===== Supplied material =====

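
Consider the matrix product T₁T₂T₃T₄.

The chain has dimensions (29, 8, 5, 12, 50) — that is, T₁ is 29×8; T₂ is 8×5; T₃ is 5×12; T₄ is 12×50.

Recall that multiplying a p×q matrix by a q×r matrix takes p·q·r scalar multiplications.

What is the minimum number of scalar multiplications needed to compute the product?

Adjacent pairs: T₁T₂ = 29·8·5 = 1160; T₂T₃ = 8·5·12 = 480; T₃T₄ = 5·12·50 = 3000.
Length 3: T₁..T₃: k=1: 0+480+29·8·12=3264; k=2: 1160+0+29·5·12=2900 → min 2900 | T₂..T₄: k=2: 0+3000+8·5·50=5000; k=3: 480+0+8·12·50=5280 → min 5000.
Length 4: T₁..T₄: k=1: 0+5000+29·8·50=16600; k=2: 1160+3000+29·5·50=11410; k=3: 2900+0+29·12·50=20300 → min 11410.
Optimal order: ((T₁T₂)(T₃T₄)) with cost 11410.

11410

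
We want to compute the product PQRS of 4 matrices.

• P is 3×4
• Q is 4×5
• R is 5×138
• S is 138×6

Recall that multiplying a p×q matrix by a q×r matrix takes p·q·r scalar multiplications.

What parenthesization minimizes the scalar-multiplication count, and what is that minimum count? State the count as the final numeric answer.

4290

Adjacent pairs: PQ = 3·4·5 = 60; QR = 4·5·138 = 2760; RS = 5·138·6 = 4140.
Length 3: P..R: k=1: 0+2760+3·4·138=4416; k=2: 60+0+3·5·138=2130 → min 2130 | Q..S: k=2: 0+4140+4·5·6=4260; k=3: 2760+0+4·138·6=6072 → min 4260.
Length 4: P..S: k=1: 0+4260+3·4·6=4332; k=2: 60+4140+3·5·6=4290; k=3: 2130+0+3·138·6=4614 → min 4290.
Optimal parenthesization: ((PQ)(RS)) with cost 4290.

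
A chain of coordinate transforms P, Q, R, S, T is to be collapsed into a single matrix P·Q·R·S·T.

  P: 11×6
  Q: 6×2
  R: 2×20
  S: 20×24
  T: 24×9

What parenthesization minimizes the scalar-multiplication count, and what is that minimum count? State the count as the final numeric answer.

1722

Adjacent pairs: PQ = 11·6·2 = 132; QR = 6·2·20 = 240; RS = 2·20·24 = 960; ST = 20·24·9 = 4320.
Length 3: P..R: k=1: 0+240+11·6·20=1560; k=2: 132+0+11·2·20=572 → min 572 | Q..S: k=2: 0+960+6·2·24=1248; k=3: 240+0+6·20·24=3120 → min 1248 | R..T: k=3: 0+4320+2·20·9=4680; k=4: 960+0+2·24·9=1392 → min 1392.
Length 4: P..S: k=1: 0+1248+11·6·24=2832; k=2: 132+960+11·2·24=1620; k=3: 572+0+11·20·24=5852 → min 1620 | Q..T: k=2: 0+1392+6·2·9=1500; k=3: 240+4320+6·20·9=5640; k=4: 1248+0+6·24·9=2544 → min 1500.
Length 5: P..T: k=1: 0+1500+11·6·9=2094; k=2: 132+1392+11·2·9=1722; k=3: 572+4320+11·20·9=6872; k=4: 1620+0+11·24·9=3996 → min 1722.
Optimal parenthesization: ((P·Q)·((R·S)·T)) with cost 1722.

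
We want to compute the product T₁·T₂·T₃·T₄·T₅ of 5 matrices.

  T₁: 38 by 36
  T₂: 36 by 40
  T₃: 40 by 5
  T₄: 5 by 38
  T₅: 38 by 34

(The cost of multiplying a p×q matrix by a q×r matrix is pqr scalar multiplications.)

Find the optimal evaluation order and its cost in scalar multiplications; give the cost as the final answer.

Adjacent pairs: T₁T₂ = 38·36·40 = 54720; T₂T₃ = 36·40·5 = 7200; T₃T₄ = 40·5·38 = 7600; T₄T₅ = 5·38·34 = 6460.
Length 3: T₁..T₃: k=1: 0+7200+38·36·5=14040; k=2: 54720+0+38·40·5=62320 → min 14040 | T₂..T₄: k=2: 0+7600+36·40·38=62320; k=3: 7200+0+36·5·38=14040 → min 14040 | T₃..T₅: k=3: 0+6460+40·5·34=13260; k=4: 7600+0+40·38·34=59280 → min 13260.
Length 4: T₁..T₄: k=1: 0+14040+38·36·38=66024; k=2: 54720+7600+38·40·38=120080; k=3: 14040+0+38·5·38=21260 → min 21260 | T₂..T₅: k=2: 0+13260+36·40·34=62220; k=3: 7200+6460+36·5·34=19780; k=4: 14040+0+36·38·34=60552 → min 19780.
Length 5: T₁..T₅: k=1: 0+19780+38·36·34=66292; k=2: 54720+13260+38·40·34=119660; k=3: 14040+6460+38·5·34=26960; k=4: 21260+0+38·38·34=70356 → min 26960.
Optimal parenthesization: ((T₁·(T₂·T₃))·(T₄·T₅)) with cost 26960.

26960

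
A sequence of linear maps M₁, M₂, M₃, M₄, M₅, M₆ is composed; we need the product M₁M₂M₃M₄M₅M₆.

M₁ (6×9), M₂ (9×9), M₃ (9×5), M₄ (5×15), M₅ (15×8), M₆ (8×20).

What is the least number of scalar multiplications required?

2475

Adjacent pairs: M₁M₂ = 6·9·9 = 486; M₂M₃ = 9·9·5 = 405; M₃M₄ = 9·5·15 = 675; M₄M₅ = 5·15·8 = 600; M₅M₆ = 15·8·20 = 2400.
Length 3: M₁..M₃: k=1: 0+405+6·9·5=675; k=2: 486+0+6·9·5=756 → min 675 | M₂..M₄: k=2: 0+675+9·9·15=1890; k=3: 405+0+9·5·15=1080 → min 1080 | M₃..M₅: k=3: 0+600+9·5·8=960; k=4: 675+0+9·15·8=1755 → min 960 | M₄..M₆: k=4: 0+2400+5·15·20=3900; k=5: 600+0+5·8·20=1400 → min 1400.
Length 4: M₁..M₄: k=1: 0+1080+6·9·15=1890; k=2: 486+675+6·9·15=1971; k=3: 675+0+6·5·15=1125 → min 1125 | M₂..M₅: k=2: 0+960+9·9·8=1608; k=3: 405+600+9·5·8=1365; k=4: 1080+0+9·15·8=2160 → min 1365 | M₃..M₆: k=3: 0+1400+9·5·20=2300; k=4: 675+2400+9·15·20=5775; k=5: 960+0+9·8·20=2400 → min 2300.
Length 5: M₁..M₅: k=1: 0+1365+6·9·8=1797; k=2: 486+960+6·9·8=1878; k=3: 675+600+6·5·8=1515; k=4: 1125+0+6·15·8=1845 → min 1515 | M₂..M₆: k=2: 0+2300+9·9·20=3920; k=3: 405+1400+9·5·20=2705; k=4: 1080+2400+9·15·20=6180; k=5: 1365+0+9·8·20=2805 → min 2705.
Length 6: M₁..M₆: k=1: 0+2705+6·9·20=3785; k=2: 486+2300+6·9·20=3866; k=3: 675+1400+6·5·20=2675; k=4: 1125+2400+6·15·20=5325; k=5: 1515+0+6·8·20=2475 → min 2475.
Optimal order: (((M₁(M₂M₃))(M₄M₅))M₆) with cost 2475.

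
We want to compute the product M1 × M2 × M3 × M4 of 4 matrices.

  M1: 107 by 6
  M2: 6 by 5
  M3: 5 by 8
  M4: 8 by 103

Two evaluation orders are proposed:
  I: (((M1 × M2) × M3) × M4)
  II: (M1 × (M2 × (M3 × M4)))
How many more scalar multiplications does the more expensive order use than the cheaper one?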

=====

▸ **Your goal**
The entries above need to be repeated in full, exactly as written.

▸ **Output for this exercise**
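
Consider the matrix product T₁T₂T₃T₄.

The chain has dimensions (29, 8, 5, 12, 50) — that is, T₁ is 29×8; T₂ is 8×5; T₃ is 5×12; T₄ is 12×50.

Recall that multiplying a p×q matrix by a q×r matrix takes p·q·r scalar multiplications.

What is the minimum number of scalar multiplications needed to compute the product?

Adjacent pairs: T₁T₂ = 29·8·5 = 1160; T₂T₃ = 8·5·12 = 480; T₃T₄ = 5·12·50 = 3000.
Length 3: T₁..T₃: k=1: 0+480+29·8·12=3264; k=2: 1160+0+29·5·12=2900 → min 2900 | T₂..T₄: k=2: 0+3000+8·5·50=5000; k=3: 480+0+8·12·50=5280 → min 5000.
Length 4: T₁..T₄: k=1: 0+5000+29·8·50=16600; k=2: 1160+3000+29·5·50=11410; k=3: 2900+0+29·12·50=20300 → min 11410.
Optimal order: ((T₁T₂)(T₃T₄)) with cost 11410.

11410

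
We want to compute the product PQRS of 4 matrices.

• P is 3×4
• Q is 4×5
• R is 5×138
• S is 138×6

Recall that multiplying a p×q matrix by a q×r matrix takes p·q·r scalar multiplications.

What parenthesization minimizes the scalar-multiplication count, and what is that minimum count? State the count as the final numeric answer.

4290

Adjacent pairs: PQ = 3·4·5 = 60; QR = 4·5·138 = 2760; RS = 5·138·6 = 4140.
Length 3: P..R: k=1: 0+2760+3·4·138=4416; k=2: 60+0+3·5·138=2130 → min 2130 | Q..S: k=2: 0+4140+4·5·6=4260; k=3: 2760+0+4·138·6=6072 → min 4260.
Length 4: P..S: k=1: 0+4260+3·4·6=4332; k=2: 60+4140+3·5·6=4290; k=3: 2130+0+3·138·6=4614 → min 4290.
Optimal parenthesization: ((PQ)(RS)) with cost 4290.

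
A chain of coordinate transforms P, Q, R, S, T is to be collapsed into a single matrix P·Q·R·S·T.

  P: 11×6
  Q: 6×2
  R: 2×20
  S: 20×24
  T: 24×9

What parenthesization minimizes the scalar-multiplication count, and what is that minimum count? State the count as the final numeric answer.

1722

Adjacent pairs: PQ = 11·6·2 = 132; QR = 6·2·20 = 240; RS = 2·20·24 = 960; ST = 20·24·9 = 4320.
Length 3: P..R: k=1: 0+240+11·6·20=1560; k=2: 132+0+11·2·20=572 → min 572 | Q..S: k=2: 0+960+6·2·24=1248; k=3: 240+0+6·20·24=3120 → min 1248 | R..T: k=3: 0+4320+2·20·9=4680; k=4: 960+0+2·24·9=1392 → min 1392.
Length 4: P..S: k=1: 0+1248+11·6·24=2832; k=2: 132+960+11·2·24=1620; k=3: 572+0+11·20·24=5852 → min 1620 | Q..T: k=2: 0+1392+6·2·9=1500; k=3: 240+4320+6·20·9=5640; k=4: 1248+0+6·24·9=2544 → min 1500.
Length 5: P..T: k=1: 0+1500+11·6·9=2094; k=2: 132+1392+11·2·9=1722; k=3: 572+4320+11·20·9=6872; k=4: 1620+0+11·24·9=3996 → min 1722.
Optimal parenthesization: ((P·Q)·((R·S)·T)) with cost 1722.

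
We want to compute the product T₁·T₂·T₃·T₄·T₅ of 5 matrices.

  T₁: 38 by 36
  T₂: 36 by 40
  T₃: 40 by 5
  T₄: 5 by 38
  T₅: 38 by 34

(The cost of multiplying a p×q matrix by a q×r matrix is pqr scalar multiplications.)

Find the optimal evaluation order and its cost in scalar multiplications; give the cost as the final answer.

Adjacent pairs: T₁T₂ = 38·36·40 = 54720; T₂T₃ = 36·40·5 = 7200; T₃T₄ = 40·5·38 = 7600; T₄T₅ = 5·38·34 = 6460.
Length 3: T₁..T₃: k=1: 0+7200+38·36·5=14040; k=2: 54720+0+38·40·5=62320 → min 14040 | T₂..T₄: k=2: 0+7600+36·40·38=62320; k=3: 7200+0+36·5·38=14040 → min 14040 | T₃..T₅: k=3: 0+6460+40·5·34=13260; k=4: 7600+0+40·38·34=59280 → min 13260.
Length 4: T₁..T₄: k=1: 0+14040+38·36·38=66024; k=2: 54720+7600+38·40·38=120080; k=3: 14040+0+38·5·38=21260 → min 21260 | T₂..T₅: k=2: 0+13260+36·40·34=62220; k=3: 7200+6460+36·5·34=19780; k=4: 14040+0+36·38·34=60552 → min 19780.
Length 5: T₁..T₅: k=1: 0+19780+38·36·34=66292; k=2: 54720+13260+38·40·34=119660; k=3: 14040+6460+38·5·34=26960; k=4: 21260+0+38·38·34=70356 → min 26960.
Optimal parenthesization: ((T₁·(T₂·T₃))·(T₄·T₅)) with cost 26960.

26960

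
A sequence of linear maps M₁, M₂, M₃, M₄, M₅, M₆ is composed; we need the product M₁M₂M₃M₄M₅M₆.

M₁ (6×9), M₂ (9×9), M₃ (9×5), M₄ (5×15), M₅ (15×8), M₆ (8×20).

What is the least number of scalar multiplications required?

2475

Adjacent pairs: M₁M₂ = 6·9·9 = 486; M₂M₃ = 9·9·5 = 405; M₃M₄ = 9·5·15 = 675; M₄M₅ = 5·15·8 = 600; M₅M₆ = 15·8·20 = 2400.
Length 3: M₁..M₃: k=1: 0+405+6·9·5=675; k=2: 486+0+6·9·5=756 → min 675 | M₂..M₄: k=2: 0+675+9·9·15=1890; k=3: 405+0+9·5·15=1080 → min 1080 | M₃..M₅: k=3: 0+600+9·5·8=960; k=4: 675+0+9·15·8=1755 → min 960 | M₄..M₆: k=4: 0+2400+5·15·20=3900; k=5: 600+0+5·8·20=1400 → min 1400.
Length 4: M₁..M₄: k=1: 0+1080+6·9·15=1890; k=2: 486+675+6·9·15=1971; k=3: 675+0+6·5·15=1125 → min 1125 | M₂..M₅: k=2: 0+960+9·9·8=1608; k=3: 405+600+9·5·8=1365; k=4: 1080+0+9·15·8=2160 → min 1365 | M₃..M₆: k=3: 0+1400+9·5·20=2300; k=4: 675+2400+9·15·20=5775; k=5: 960+0+9·8·20=2400 → min 2300.
Length 5: M₁..M₅: k=1: 0+1365+6·9·8=1797; k=2: 486+960+6·9·8=1878; k=3: 675+600+6·5·8=1515; k=4: 1125+0+6·15·8=1845 → min 1515 | M₂..M₆: k=2: 0+2300+9·9·20=3920; k=3: 405+1400+9·5·20=2705; k=4: 1080+2400+9·15·20=6180; k=5: 1365+0+9·8·20=2805 → min 2705.
Length 6: M₁..M₆: k=1: 0+2705+6·9·20=3785; k=2: 486+2300+6·9·20=3866; k=3: 675+1400+6·5·20=2675; k=4: 1125+2400+6·15·20=5325; k=5: 1515+0+6·8·20=2475 → min 2475.
Optimal order: (((M₁(M₂M₃))(M₄M₅))M₆) with cost 2475.

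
We want to compute the product M1 × M2 × M3 × M4 of 4 matrices.

  M1: 107 by 6
  M2: 6 by 5
  M3: 5 by 8
  M4: 8 by 103

Two evaluation orders are proposed:
  I: (((M1 × M2) × M3) × M4)
  II: (M1 × (M2 × (M3 × M4)))
How many more scalar multiplications does the more expensive order use than the cheaper one?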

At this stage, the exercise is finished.